### [Problem to work on]
Give again only those lines from the start of the entries through the line holding "Production per step: 3", leaving them as they are.

### [Exercise inputs]
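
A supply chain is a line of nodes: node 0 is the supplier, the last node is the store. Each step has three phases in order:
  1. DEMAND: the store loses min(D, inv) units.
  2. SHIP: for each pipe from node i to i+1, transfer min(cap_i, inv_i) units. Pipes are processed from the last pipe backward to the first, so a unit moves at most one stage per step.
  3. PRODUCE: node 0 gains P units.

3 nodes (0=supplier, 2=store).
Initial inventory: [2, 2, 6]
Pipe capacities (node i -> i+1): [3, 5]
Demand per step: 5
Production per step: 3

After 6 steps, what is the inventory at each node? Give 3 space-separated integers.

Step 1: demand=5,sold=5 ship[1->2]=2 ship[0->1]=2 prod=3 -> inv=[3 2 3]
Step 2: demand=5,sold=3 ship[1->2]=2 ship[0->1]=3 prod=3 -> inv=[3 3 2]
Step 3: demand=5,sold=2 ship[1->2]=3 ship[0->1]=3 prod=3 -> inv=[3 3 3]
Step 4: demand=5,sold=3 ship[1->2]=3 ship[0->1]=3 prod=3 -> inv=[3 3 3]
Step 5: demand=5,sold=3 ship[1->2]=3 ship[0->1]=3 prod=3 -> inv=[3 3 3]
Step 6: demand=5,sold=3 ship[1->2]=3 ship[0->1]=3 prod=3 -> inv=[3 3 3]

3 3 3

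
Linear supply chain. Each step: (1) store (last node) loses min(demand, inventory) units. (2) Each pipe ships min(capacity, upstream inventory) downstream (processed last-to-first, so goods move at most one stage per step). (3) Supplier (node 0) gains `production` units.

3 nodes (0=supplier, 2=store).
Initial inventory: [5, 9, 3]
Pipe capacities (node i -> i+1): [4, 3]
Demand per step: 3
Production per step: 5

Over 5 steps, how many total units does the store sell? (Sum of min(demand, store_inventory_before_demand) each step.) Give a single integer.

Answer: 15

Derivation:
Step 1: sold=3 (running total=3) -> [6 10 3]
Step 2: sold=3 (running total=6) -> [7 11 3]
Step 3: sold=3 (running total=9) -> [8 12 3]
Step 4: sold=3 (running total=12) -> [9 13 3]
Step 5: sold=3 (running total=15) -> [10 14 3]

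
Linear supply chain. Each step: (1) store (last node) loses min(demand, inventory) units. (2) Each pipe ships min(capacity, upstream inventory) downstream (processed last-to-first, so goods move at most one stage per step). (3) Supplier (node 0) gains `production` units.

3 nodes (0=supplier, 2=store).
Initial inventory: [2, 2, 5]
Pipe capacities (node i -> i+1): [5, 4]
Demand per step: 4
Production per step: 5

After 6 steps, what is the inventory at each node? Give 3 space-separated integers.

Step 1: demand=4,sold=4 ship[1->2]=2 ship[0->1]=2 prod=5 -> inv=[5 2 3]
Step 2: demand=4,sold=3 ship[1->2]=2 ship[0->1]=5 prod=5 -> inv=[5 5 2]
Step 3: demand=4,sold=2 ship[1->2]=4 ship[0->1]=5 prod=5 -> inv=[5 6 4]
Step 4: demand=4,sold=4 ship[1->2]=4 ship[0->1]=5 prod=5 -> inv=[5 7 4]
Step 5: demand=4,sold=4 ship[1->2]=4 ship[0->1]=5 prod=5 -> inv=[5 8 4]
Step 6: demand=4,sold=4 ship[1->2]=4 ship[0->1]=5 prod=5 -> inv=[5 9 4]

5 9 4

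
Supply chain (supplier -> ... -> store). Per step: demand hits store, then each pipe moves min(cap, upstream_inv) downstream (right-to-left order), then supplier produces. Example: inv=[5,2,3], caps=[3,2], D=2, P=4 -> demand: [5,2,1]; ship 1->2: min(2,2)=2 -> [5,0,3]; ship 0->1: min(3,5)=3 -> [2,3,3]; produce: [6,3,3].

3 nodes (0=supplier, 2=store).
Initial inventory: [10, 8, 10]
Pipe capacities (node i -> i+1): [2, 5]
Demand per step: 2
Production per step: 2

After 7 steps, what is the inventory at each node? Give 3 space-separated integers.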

### [Result of the task]
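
A supply chain is a line of nodes: node 0 is the supplier, the last node is the store. Each step has three phases in order:
  1. DEMAND: the store loses min(D, inv) units.
  2. SHIP: for each pipe from node i to i+1, transfer min(cap_i, inv_i) units. Pipes are processed from the last pipe backward to the first, so a unit moves at most one stage per step.
  3. PRODUCE: node 0 gains P units.

3 nodes (0=supplier, 2=store).
Initial inventory: [2, 2, 6]
Pipe capacities (node i -> i+1): [3, 5]
Demand per step: 5
Production per step: 3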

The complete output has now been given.